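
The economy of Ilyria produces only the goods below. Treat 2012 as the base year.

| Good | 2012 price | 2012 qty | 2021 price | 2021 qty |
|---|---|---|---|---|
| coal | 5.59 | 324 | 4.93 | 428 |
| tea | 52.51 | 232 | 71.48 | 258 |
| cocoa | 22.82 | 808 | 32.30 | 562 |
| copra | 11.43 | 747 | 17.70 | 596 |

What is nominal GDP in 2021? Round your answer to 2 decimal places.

49253.68

Nominal GDP 2021 = Σ (p_2021 × q_2021) = 4.93·428 + 71.48·258 + 32.30·562 + 17.70·596 = 49253.68.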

* * * * * * *

Reproduce all the entries verbatim, leaving nothing out.

Solution for this exercise:
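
The economy of Ilyria produces only the goods below. Treat 2012 as the base year.

| Good | 2012 price | 2012 qty | 2021 price | 2021 qty |
|---|---|---|---|---|
| coal | 5.59 | 324 | 4.93 | 428 |
| tea | 52.51 | 232 | 71.48 | 258 |
| cocoa | 22.82 | 808 | 32.30 | 562 |
| copra | 11.43 | 747 | 17.70 | 596 |

What is nominal GDP in 2021? Round your answer to 2 decimal places.

49253.68

Nominal GDP 2021 = Σ (p_2021 × q_2021) = 4.93·428 + 71.48·258 + 32.30·562 + 17.70·596 = 49253.68.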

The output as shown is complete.